• _Work request_: Return the data below exactly, but only from the line containing "- cargo insurance: USD 395.35" through the line containing "- destination terminal handling: USD 390.68", with both of those lines included.
Records supplied Start Marker
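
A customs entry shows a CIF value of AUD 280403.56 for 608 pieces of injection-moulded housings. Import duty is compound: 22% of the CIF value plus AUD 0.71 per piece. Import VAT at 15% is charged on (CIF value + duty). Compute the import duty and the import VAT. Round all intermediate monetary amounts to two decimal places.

Import duty: AUD 62120.46; import VAT: AUD 51378.60

Ad valorem component: 280403.56 × 22% = 61688.78
Specific component: 608 × 0.71 = 431.68
Import duty = 61688.78 + 431.68 = 62120.46
VAT base = CIF + duty = 280403.56 + 62120.46 = 342524.02
Import VAT = 342524.02 × 15% = 51378.60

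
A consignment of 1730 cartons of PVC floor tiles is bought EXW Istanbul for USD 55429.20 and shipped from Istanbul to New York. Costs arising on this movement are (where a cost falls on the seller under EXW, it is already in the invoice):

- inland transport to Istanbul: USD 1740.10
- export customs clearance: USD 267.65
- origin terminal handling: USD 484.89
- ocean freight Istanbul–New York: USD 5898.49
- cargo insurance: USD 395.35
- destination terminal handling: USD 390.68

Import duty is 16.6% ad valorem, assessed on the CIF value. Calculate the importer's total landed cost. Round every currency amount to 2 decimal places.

Total landed cost: USD 75266.16

EXW: the seller makes goods available at their premises; the buyer bears all onward costs.
CIF value = EXW price + inland to port + export clearance + origin terminal + freight + insurance = 55429.20 + 1740.10 + 267.65 + 484.89 + 5898.49 + 395.35 = 64215.68
Import duty = 64215.68 × 16.6% = 10659.80
Buyer bears: inland to port 1740.10 + export clearance 267.65 + origin terminal 484.89 + freight 5898.49 + insurance 395.35 + destination terminal 390.68 + duty 10659.80 = 19836.96
Landed cost = invoice 55429.20 + 19836.96 = 75266.16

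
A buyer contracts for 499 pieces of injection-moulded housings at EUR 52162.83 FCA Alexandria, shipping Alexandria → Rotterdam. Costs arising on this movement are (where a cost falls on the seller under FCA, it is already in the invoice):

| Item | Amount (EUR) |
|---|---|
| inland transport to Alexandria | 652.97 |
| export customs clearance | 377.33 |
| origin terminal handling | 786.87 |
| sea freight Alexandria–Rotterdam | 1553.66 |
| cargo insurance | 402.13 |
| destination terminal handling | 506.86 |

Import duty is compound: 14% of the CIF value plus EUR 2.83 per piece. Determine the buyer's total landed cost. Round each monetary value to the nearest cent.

FCA: the seller delivers export-cleared goods to the carrier; the buyer bears costs from that point.
Already in the invoice (seller's account under FCA): inland to port, export clearance — exclude.
CIF value = FCA price + origin terminal + freight + insurance = 52162.83 + 786.87 + 1553.66 + 402.13 = 54905.49
Ad valorem component: 54905.49 × 14% = 7686.77
Specific component: 499 × 2.83 = 1412.17
Import duty = 7686.77 + 1412.17 = 9098.94
Buyer bears: origin terminal 786.87 + freight 1553.66 + insurance 402.13 + destination terminal 506.86 + duty 9098.94 = 12348.46
Landed cost = invoice 52162.83 + 12348.46 = 64511.29

Total landed cost: EUR 64511.29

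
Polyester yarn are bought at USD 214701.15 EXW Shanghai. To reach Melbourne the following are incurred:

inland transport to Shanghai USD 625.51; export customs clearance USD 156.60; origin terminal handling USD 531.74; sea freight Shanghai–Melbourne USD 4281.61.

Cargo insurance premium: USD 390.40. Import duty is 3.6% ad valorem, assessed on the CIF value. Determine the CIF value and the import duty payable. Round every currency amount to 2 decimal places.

CIF value: USD 220687.01; import duty: USD 7944.73

CIF = EXW price + pre-shipment costs + freight + insurance
CIF = 214701.15 + 625.51 + 156.60 + 531.74 + 4281.61 + 390.40 = 220687.01
Import duty = 220687.01 × 3.6% = 7944.73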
Records supplied End Marker
• _Written solution_:
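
- cargo insurance: USD 395.35
- destination terminal handling: USD 390.68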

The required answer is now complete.